• [WHAT THE TASK REQUIRES]:
Take the data that sits below and write it out again exactly.

• • • • •

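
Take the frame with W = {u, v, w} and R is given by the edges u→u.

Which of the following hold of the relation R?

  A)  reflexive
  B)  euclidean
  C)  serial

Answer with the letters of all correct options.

(A) not reflexive: not v R v.
(B) euclidean: any two R-successors of the same world are R-related.
(C) not serial: v has no R-successor.

B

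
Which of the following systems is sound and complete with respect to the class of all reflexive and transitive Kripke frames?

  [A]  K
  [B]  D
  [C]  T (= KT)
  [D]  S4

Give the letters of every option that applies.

(A) K is determined by the class of arbitrary frames.
(B) D is determined by the class of serial frames.
(C) T (= KT) is determined by the class of reflexive frames.
(D) S4 is determined by exactly this class.

D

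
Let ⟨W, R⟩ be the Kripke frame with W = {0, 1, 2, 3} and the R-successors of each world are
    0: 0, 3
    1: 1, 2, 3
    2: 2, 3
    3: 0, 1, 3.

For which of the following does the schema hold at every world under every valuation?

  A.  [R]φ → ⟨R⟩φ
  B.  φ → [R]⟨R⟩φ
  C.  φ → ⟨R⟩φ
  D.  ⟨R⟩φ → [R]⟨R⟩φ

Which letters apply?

R is reflexive: each world relates to itself.
R is not symmetric: 1 R 2 but not 2 R 1.
R is not euclidean: 1 R 2 and 1 R 1 but not 2 R 1.
R is serial: every world has an R-successor.
(A) [R]φ → ⟨R⟩φ is axiom D; it is valid on a frame exactly when R is serial. R is serial, so valid.
(B) φ → [R]⟨R⟩φ is axiom B; it is valid on a frame exactly when R is symmetric. R is not symmetric, so not valid.
(C) the dual of axiom T: valid iff R is reflexive. R is reflexive — valid.
(D) axiom 5: valid iff R is euclidean. R is not euclidean — not valid.

A, C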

• • • • •

• [SOLVED PROBLEM]:
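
Take the frame with W = {u, v, w} and R is given by the edges u→u.

Which of the following hold of the relation R?

  A)  reflexive
  B)  euclidean
  C)  serial

Answer with the letters of all correct options.

(A) not reflexive: not v R v.
(B) euclidean: any two R-successors of the same world are R-related.
(C) not serial: v has no R-successor.

B

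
Which of the following systems is sound and complete with respect to the class of all reflexive and transitive Kripke frames?

  [A]  K
  [B]  D
  [C]  T (= KT)
  [D]  S4

Give the letters of every option that applies.

(A) K is determined by the class of arbitrary frames.
(B) D is determined by the class of serial frames.
(C) T (= KT) is determined by the class of reflexive frames.
(D) S4 is determined by exactly this class.

D

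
Let ⟨W, R⟩ be the Kripke frame with W = {0, 1, 2, 3} and the R-successors of each world are
    0: 0, 3
    1: 1, 2, 3
    2: 2, 3
    3: 0, 1, 3.

For which of the following does the schema hold at every world under every valuation?

  A.  [R]φ → ⟨R⟩φ
  B.  φ → [R]⟨R⟩φ
  C.  φ → ⟨R⟩φ
  D.  ⟨R⟩φ → [R]⟨R⟩φ

Which letters apply?

R is reflexive: each world relates to itself.
R is not symmetric: 1 R 2 but not 2 R 1.
R is not euclidean: 1 R 2 and 1 R 1 but not 2 R 1.
R is serial: every world has an R-successor.
(A) [R]φ → ⟨R⟩φ is axiom D; it is valid on a frame exactly when R is serial. R is serial, so valid.
(B) φ → [R]⟨R⟩φ is axiom B; it is valid on a frame exactly when R is symmetric. R is not symmetric, so not valid.
(C) the dual of axiom T: valid iff R is reflexive. R is reflexive — valid.
(D) axiom 5: valid iff R is euclidean. R is not euclidean — not valid.

A, C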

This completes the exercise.